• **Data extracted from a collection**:
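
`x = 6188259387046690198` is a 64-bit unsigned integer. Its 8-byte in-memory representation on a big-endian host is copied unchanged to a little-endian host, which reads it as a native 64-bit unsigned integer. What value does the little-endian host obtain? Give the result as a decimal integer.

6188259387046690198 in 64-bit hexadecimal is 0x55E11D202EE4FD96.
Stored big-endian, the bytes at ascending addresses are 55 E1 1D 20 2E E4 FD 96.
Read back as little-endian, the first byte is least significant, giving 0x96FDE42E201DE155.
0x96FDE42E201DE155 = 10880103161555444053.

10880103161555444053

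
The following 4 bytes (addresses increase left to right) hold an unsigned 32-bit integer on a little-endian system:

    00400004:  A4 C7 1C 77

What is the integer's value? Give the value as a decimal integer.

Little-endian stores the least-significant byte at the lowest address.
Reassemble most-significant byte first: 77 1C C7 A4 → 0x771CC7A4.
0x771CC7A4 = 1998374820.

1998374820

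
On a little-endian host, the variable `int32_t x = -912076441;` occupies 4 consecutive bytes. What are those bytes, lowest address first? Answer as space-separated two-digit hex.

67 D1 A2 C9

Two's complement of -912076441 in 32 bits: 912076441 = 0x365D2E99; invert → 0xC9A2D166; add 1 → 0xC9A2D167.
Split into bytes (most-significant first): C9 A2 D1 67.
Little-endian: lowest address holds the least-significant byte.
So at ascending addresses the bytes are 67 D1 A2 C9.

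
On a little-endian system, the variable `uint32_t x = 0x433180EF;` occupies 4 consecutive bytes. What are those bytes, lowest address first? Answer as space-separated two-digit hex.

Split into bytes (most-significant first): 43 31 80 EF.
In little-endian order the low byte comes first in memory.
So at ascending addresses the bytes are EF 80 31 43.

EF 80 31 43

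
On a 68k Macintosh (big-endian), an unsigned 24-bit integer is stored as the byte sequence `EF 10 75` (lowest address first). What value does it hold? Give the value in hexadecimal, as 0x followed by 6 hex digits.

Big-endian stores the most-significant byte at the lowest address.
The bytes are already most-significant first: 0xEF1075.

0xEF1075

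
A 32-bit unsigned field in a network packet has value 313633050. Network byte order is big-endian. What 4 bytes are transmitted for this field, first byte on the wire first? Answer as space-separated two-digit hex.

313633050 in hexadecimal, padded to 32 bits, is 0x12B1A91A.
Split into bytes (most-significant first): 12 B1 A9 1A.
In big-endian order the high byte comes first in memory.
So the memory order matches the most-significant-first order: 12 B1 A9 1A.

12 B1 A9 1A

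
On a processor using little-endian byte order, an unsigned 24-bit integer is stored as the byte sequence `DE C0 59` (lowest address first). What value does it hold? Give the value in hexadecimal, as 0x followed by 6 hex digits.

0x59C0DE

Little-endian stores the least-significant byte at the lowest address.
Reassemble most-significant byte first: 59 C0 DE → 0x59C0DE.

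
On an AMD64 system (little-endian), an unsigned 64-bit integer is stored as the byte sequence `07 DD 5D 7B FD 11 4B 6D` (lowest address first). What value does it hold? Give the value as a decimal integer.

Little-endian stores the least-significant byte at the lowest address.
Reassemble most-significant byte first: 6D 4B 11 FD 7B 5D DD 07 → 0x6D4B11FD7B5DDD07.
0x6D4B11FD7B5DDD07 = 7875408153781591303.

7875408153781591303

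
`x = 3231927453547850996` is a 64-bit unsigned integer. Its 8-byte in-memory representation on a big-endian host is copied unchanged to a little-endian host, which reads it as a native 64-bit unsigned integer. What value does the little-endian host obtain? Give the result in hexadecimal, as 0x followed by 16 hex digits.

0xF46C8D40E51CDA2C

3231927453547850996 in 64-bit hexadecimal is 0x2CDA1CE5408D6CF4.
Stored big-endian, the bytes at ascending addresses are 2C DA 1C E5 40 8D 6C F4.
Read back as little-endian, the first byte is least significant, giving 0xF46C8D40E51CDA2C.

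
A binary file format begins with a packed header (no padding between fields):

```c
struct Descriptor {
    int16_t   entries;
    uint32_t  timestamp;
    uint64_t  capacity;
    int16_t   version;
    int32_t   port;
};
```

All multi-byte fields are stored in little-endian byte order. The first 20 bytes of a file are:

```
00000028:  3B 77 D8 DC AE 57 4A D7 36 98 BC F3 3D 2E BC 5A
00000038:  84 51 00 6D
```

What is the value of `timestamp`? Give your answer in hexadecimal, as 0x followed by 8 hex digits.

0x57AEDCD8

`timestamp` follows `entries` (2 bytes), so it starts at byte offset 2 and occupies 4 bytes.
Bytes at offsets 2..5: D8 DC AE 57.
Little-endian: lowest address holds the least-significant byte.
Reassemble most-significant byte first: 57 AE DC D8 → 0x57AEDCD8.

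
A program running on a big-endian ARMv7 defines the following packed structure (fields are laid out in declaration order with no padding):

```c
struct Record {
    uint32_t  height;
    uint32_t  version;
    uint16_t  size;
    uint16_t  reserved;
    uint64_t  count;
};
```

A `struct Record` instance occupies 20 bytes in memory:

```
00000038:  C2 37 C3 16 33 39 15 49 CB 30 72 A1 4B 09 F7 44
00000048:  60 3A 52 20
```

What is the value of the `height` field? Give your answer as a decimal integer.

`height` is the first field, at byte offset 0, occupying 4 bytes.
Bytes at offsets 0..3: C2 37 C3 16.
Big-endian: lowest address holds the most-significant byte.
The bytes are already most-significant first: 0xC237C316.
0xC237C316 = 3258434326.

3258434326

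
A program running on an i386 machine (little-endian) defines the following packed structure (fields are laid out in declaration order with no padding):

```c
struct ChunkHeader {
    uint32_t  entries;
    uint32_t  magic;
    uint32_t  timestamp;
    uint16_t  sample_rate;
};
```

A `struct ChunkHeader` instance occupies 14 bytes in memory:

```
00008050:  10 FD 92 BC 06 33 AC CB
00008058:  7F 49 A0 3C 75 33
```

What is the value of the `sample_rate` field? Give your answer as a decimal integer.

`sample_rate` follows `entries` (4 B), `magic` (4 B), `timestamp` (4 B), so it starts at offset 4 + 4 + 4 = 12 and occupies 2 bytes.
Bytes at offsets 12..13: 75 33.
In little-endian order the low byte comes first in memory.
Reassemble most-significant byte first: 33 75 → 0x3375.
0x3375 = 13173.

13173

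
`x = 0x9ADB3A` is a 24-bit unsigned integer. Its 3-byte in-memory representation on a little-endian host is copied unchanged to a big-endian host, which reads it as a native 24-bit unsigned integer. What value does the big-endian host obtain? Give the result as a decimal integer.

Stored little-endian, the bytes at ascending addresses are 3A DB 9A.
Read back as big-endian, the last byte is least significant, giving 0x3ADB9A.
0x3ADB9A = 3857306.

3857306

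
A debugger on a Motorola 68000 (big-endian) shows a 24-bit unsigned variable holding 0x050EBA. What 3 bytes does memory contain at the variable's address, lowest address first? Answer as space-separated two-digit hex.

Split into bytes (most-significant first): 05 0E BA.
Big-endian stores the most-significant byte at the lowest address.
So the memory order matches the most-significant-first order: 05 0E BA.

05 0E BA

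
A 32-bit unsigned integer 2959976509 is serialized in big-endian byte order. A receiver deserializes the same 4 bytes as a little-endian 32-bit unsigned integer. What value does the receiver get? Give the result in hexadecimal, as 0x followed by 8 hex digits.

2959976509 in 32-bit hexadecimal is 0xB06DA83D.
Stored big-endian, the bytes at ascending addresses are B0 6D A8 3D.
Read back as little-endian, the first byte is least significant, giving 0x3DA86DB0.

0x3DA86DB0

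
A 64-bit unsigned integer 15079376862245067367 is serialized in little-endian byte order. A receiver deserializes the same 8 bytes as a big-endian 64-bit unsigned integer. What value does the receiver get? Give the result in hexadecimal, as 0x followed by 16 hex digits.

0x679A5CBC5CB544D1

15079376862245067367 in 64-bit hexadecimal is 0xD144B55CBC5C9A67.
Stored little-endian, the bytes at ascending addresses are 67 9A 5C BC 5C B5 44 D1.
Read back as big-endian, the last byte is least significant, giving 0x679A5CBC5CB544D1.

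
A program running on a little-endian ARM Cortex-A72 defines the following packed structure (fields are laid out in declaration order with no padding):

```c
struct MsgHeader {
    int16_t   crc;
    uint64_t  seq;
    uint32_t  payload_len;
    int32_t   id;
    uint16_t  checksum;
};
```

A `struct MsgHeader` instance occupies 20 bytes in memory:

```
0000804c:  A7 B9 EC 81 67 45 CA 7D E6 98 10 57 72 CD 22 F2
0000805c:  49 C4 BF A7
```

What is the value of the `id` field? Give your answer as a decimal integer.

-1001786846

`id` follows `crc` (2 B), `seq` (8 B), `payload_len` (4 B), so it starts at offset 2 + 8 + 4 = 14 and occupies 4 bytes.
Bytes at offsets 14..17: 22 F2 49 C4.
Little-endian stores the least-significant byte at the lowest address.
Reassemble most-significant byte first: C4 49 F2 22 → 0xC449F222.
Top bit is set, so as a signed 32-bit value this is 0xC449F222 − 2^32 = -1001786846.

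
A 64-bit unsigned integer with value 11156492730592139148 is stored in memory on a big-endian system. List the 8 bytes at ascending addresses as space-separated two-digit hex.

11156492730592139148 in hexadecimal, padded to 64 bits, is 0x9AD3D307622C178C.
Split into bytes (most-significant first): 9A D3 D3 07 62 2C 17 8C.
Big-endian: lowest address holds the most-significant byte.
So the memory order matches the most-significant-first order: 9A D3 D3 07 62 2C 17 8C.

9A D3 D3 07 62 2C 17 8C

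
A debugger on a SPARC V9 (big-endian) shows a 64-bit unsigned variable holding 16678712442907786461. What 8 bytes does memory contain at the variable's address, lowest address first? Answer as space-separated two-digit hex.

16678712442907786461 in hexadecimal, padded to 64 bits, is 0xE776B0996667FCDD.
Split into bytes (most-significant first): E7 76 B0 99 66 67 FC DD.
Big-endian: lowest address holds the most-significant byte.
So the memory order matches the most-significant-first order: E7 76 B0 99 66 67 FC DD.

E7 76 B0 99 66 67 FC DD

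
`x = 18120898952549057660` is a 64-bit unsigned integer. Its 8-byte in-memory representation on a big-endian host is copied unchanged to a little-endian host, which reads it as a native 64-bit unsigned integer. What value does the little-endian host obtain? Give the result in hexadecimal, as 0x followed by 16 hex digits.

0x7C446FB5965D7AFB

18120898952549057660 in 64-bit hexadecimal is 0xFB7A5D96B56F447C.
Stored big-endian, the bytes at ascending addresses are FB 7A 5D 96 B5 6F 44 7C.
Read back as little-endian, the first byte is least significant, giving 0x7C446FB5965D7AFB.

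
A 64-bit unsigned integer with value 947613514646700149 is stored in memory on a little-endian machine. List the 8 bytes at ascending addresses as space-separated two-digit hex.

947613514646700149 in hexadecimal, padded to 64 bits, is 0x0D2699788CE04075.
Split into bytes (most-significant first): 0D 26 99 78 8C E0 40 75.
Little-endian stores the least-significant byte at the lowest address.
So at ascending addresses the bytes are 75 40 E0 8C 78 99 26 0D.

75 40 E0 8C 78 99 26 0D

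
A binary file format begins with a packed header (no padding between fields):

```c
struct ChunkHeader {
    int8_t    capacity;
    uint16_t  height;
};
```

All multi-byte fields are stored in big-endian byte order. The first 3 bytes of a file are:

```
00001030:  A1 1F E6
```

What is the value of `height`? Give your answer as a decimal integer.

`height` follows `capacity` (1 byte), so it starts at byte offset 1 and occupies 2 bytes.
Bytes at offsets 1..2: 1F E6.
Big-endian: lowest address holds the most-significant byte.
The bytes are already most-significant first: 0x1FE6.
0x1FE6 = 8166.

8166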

• **Problem**: Go through the entries above and report each line with the string "MsgHeader" in it.

• **Response**:
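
struct MsgHeader {
A `struct MsgHeader` instance occupies 20 bytes in memory: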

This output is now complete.